[Stored data entries]
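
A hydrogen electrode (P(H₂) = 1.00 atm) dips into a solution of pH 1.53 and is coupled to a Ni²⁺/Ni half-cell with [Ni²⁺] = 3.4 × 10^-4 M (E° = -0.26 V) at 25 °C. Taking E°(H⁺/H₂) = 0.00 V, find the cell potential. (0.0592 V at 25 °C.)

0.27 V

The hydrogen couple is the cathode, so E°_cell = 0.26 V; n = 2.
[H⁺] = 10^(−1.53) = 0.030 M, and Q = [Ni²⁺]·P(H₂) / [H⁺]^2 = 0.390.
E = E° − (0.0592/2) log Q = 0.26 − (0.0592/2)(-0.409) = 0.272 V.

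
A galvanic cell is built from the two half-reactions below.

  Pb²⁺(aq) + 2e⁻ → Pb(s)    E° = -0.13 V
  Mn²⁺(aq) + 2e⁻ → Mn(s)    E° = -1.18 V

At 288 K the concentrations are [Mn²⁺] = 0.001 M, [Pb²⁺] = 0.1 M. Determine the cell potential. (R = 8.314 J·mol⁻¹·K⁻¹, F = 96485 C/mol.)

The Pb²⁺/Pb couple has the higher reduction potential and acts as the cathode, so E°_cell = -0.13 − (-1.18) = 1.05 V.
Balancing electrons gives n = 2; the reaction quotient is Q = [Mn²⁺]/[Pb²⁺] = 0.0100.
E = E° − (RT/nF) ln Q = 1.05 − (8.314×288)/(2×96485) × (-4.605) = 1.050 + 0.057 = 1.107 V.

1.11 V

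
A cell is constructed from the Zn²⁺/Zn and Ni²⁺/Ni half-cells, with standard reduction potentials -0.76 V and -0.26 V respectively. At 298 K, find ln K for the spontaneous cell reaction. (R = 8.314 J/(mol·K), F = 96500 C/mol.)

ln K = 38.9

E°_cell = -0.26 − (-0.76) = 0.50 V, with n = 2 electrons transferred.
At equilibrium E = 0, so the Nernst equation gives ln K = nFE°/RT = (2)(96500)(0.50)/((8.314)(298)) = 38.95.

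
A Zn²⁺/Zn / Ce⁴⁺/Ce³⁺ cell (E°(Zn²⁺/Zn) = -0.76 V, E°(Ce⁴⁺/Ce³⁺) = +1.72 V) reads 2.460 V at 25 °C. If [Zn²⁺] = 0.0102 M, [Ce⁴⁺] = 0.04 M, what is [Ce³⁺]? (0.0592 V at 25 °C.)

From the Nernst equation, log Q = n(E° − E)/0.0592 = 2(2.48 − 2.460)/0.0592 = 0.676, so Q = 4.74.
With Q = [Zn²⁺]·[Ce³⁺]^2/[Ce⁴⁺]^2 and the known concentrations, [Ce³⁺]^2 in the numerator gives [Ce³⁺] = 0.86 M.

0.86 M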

--

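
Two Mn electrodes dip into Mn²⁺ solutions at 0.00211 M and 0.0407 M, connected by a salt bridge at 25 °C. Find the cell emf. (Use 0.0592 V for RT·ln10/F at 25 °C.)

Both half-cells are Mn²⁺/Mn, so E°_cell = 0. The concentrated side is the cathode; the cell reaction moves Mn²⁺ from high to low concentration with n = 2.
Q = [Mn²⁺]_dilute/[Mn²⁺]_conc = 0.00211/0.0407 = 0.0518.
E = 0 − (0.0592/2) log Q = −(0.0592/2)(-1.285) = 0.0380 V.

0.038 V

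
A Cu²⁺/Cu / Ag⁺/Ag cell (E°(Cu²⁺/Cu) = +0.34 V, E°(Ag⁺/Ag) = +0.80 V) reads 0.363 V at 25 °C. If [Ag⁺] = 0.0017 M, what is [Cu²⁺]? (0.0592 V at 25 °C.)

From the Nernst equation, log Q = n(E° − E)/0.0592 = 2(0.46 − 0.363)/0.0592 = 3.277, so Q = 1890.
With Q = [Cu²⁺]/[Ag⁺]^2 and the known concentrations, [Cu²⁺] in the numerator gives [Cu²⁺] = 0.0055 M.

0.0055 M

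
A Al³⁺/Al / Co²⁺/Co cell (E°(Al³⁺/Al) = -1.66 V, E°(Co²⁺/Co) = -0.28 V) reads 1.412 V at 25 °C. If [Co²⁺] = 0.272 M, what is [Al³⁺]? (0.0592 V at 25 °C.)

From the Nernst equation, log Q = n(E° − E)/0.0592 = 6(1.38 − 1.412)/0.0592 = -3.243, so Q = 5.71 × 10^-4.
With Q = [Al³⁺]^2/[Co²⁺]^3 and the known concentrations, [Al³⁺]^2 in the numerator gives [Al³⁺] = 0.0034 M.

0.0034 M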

> [TASK BRIEF] From the records above, transcribe without alteration every line from the one with "A galvanic cell" to the one with "Mn²⁺(aq) + 2e⁻", inclusive.

> [TASK RESULT]
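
A galvanic cell is built from the two half-reactions below.

  Pb²⁺(aq) + 2e⁻ → Pb(s)    E° = -0.13 V
  Mn²⁺(aq) + 2e⁻ → Mn(s)    E° = -1.18 V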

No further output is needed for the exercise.